* Work to complete
Could you retype every entry below exactly as written?

[Saved data entries]
####################
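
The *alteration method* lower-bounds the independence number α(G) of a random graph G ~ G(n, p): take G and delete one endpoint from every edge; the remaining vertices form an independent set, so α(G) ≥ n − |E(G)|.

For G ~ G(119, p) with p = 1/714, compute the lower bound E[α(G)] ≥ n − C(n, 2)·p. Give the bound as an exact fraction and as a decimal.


E[|E(G)|] = C(119, 2)·p = 7021 · (1/714) = 59/6.
E[α(G)] ≥ n − E[|E(G)|] = 119 − 59/6 = 655/6.
Numerically: ≈ 109.1667.
(This is only a lower bound; the true E[α(G)] may be larger.)

E[α(G)] ≥ 655/6 ≈ 109.1667.


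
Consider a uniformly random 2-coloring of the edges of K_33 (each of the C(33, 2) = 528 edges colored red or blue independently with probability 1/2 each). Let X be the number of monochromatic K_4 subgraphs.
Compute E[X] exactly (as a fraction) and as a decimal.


Let X = Σ_S X_S over the C(33, 4) = 40920 subsets S of size 4, where X_S = 1 if the K_4 on S is monochromatic.
For a fixed S, the K_4 on S has C(4, 2) = 6 edges. P[all 6 edges red] = (1/2)^6, and likewise for blue, so P[monochromatic] = 2·(1/2)^6 = 2^{1 − 6} = 1/32.
By linearity of expectation: E[X] = C(33, 4) · 2^{1 − 6} = 40920 · 1/32 = 5115/4.
Numerically: E[X] ≈ 1278.75000.

E[X] = C(33,4)·2^(1−C(4,2)) = 5115/4 ≈ 1278.75000.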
####################
* Written answer
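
The *alteration method* lower-bounds the independence number α(G) of a random graph G ~ G(n, p): take G and delete one endpoint from every edge; the remaining vertices form an independent set, so α(G) ≥ n − |E(G)|.

For G ~ G(119, p) with p = 1/714, compute the lower bound E[α(G)] ≥ n − C(n, 2)·p. Give the bound as an exact fraction and as a decimal.


E[|E(G)|] = C(119, 2)·p = 7021 · (1/714) = 59/6.
E[α(G)] ≥ n − E[|E(G)|] = 119 − 59/6 = 655/6.
Numerically: ≈ 109.1667.
(This is only a lower bound; the true E[α(G)] may be larger.)

E[α(G)] ≥ 655/6 ≈ 109.1667.


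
Consider a uniformly random 2-coloring of the edges of K_33 (each of the C(33, 2) = 528 edges colored red or blue independently with probability 1/2 each). Let X be the number of monochromatic K_4 subgraphs.
Compute E[X] exactly (as a fraction) and as a decimal.


Let X = Σ_S X_S over the C(33, 4) = 40920 subsets S of size 4, where X_S = 1 if the K_4 on S is monochromatic.
For a fixed S, the K_4 on S has C(4, 2) = 6 edges. P[all 6 edges red] = (1/2)^6, and likewise for blue, so P[monochromatic] = 2·(1/2)^6 = 2^{1 − 6} = 1/32.
By linearity of expectation: E[X] = C(33, 4) · 2^{1 − 6} = 40920 · 1/32 = 5115/4.
Numerically: E[X] ≈ 1278.75000.

E[X] = C(33,4)·2^(1−C(4,2)) = 5115/4 ≈ 1278.75000.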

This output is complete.